*Exercise*. Please transcribe the data that follows, keeping every line exact.

[Stored items]
_ _ _
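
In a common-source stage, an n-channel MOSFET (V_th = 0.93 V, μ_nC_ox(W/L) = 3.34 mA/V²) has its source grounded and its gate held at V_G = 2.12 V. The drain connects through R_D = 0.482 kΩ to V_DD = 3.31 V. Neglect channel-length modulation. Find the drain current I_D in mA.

I_D = 2.36 mA

V_GS = V_G = 2.12 V, so V_ov = 2.12 − 0.93 = 1.19 V.
Assume saturation: I_D = ½ k_n V_ov² = 0.5 × 3.34 × 1.19² = 2.36 mA, giving V_DS = V_DD − I_D R_D = 3.31 − 2.36 × 0.482 = 2.17 V.
V_DS = 2.17 V ≥ V_ov = 1.19 V, confirming saturation.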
_ _ _
*Reply to the task*.
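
In a common-source stage, an n-channel MOSFET (V_th = 0.93 V, μ_nC_ox(W/L) = 3.34 mA/V²) has its source grounded and its gate held at V_G = 2.12 V. The drain connects through R_D = 0.482 kΩ to V_DD = 3.31 V. Neglect channel-length modulation. Find the drain current I_D in mA.

I_D = 2.36 mA

V_GS = V_G = 2.12 V, so V_ov = 2.12 − 0.93 = 1.19 V.
Assume saturation: I_D = ½ k_n V_ov² = 0.5 × 3.34 × 1.19² = 2.36 mA, giving V_DS = V_DD − I_D R_D = 3.31 − 2.36 × 0.482 = 2.17 V.
V_DS = 2.17 V ≥ V_ov = 1.19 V, confirming saturation.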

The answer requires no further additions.